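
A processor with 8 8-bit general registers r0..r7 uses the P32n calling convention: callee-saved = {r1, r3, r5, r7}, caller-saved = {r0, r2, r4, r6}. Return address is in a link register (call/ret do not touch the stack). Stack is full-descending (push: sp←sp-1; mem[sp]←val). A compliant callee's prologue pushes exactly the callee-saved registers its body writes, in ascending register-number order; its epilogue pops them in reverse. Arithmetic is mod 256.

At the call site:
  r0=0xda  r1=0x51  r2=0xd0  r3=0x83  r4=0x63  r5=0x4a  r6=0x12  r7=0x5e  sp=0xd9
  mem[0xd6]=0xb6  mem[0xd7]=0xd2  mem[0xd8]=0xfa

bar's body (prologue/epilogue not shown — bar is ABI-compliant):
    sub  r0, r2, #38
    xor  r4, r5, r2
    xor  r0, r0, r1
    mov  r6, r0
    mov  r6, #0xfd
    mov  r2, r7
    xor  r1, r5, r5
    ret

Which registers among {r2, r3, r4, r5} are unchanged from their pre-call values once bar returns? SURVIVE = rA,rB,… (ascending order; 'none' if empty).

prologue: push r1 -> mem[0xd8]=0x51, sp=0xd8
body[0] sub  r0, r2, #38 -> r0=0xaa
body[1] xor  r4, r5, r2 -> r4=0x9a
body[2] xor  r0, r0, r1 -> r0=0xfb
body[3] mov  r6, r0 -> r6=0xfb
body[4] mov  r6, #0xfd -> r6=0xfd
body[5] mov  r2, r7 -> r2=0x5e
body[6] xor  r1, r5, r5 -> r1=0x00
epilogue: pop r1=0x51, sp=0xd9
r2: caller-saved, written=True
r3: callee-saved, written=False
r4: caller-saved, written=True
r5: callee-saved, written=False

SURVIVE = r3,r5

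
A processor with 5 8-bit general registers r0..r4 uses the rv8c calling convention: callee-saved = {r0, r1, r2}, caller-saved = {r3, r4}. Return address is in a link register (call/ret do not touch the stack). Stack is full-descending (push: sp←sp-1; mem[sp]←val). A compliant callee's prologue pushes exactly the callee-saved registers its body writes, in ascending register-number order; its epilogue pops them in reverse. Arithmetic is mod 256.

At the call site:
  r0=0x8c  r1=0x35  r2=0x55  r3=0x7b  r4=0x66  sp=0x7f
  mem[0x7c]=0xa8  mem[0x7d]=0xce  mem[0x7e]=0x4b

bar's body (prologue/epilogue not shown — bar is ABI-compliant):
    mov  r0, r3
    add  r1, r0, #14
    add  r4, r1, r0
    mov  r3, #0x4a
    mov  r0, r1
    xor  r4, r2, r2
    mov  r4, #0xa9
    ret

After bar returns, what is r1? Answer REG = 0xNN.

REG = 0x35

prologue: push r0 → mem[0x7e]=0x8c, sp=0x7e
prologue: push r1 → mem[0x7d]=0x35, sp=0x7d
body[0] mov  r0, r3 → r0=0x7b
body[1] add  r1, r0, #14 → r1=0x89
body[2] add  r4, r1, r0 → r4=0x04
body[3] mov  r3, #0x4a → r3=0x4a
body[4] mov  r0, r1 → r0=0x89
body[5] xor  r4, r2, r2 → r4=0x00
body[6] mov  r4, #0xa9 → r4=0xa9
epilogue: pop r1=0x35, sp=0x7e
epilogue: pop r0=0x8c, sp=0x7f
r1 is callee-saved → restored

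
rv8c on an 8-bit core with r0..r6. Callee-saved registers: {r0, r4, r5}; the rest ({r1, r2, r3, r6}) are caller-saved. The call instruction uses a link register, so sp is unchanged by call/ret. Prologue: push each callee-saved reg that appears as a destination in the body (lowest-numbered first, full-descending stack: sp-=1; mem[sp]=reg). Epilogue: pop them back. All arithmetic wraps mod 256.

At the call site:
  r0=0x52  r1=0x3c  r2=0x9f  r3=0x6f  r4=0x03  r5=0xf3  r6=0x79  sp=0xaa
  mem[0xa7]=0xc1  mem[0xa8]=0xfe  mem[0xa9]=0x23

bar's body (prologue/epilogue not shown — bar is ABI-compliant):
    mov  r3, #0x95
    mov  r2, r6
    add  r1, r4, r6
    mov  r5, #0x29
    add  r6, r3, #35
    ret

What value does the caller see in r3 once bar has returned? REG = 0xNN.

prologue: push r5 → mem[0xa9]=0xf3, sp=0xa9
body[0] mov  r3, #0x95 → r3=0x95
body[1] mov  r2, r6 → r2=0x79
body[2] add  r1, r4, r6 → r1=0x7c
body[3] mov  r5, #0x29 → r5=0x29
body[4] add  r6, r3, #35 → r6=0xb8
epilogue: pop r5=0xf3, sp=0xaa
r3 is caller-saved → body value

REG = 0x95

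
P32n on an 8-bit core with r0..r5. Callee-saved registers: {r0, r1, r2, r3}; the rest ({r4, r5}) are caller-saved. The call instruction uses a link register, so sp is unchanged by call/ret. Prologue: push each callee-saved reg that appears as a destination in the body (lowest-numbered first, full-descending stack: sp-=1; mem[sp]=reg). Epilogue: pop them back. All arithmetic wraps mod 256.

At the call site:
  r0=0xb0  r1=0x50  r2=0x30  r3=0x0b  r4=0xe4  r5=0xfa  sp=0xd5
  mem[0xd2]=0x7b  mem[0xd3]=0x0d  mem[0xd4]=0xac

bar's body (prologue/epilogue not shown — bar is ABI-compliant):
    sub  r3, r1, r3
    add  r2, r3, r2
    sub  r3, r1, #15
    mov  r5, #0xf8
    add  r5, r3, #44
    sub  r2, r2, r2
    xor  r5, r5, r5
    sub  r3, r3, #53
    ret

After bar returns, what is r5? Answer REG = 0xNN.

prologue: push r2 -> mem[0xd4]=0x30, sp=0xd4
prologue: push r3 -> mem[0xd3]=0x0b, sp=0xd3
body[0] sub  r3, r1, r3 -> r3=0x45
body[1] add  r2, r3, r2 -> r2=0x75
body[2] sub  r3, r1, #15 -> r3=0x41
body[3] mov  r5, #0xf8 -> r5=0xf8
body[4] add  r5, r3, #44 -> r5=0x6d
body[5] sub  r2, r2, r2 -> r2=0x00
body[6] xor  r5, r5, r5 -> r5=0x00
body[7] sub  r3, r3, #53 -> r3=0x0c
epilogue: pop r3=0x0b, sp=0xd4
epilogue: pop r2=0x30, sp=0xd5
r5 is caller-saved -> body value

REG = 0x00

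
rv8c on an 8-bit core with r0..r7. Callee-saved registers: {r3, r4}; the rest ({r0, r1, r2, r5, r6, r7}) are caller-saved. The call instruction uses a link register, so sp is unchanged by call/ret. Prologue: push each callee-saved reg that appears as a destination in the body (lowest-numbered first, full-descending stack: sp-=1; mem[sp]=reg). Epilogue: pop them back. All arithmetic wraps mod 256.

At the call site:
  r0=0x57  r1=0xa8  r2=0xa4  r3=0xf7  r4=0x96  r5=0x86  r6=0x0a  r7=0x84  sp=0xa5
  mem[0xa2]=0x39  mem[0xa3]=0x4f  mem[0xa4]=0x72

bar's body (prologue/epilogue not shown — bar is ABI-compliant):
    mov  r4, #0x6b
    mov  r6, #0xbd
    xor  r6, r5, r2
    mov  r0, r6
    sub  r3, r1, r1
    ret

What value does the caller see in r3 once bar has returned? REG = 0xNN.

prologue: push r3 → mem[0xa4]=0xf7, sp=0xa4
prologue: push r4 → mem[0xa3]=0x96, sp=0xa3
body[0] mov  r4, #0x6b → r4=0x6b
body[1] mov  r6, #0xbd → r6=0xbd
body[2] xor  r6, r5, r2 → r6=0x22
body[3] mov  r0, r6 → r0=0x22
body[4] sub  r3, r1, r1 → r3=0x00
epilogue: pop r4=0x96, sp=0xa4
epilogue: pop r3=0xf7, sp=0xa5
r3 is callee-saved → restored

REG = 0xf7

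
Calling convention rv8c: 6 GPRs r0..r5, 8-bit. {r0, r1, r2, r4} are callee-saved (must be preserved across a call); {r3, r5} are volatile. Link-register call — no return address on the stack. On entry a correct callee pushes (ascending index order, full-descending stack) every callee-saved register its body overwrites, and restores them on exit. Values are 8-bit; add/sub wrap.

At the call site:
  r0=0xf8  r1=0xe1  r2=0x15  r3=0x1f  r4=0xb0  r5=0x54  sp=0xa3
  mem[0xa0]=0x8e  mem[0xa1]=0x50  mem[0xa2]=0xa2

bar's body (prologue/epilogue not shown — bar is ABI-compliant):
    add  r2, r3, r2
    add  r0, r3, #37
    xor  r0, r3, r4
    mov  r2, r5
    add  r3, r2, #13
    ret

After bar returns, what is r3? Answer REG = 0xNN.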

········

§ **Exercise aim**: Of all the lines in the data, count those that contain "processor" and give that figure with nothing else.

§ **Exercise response**: 2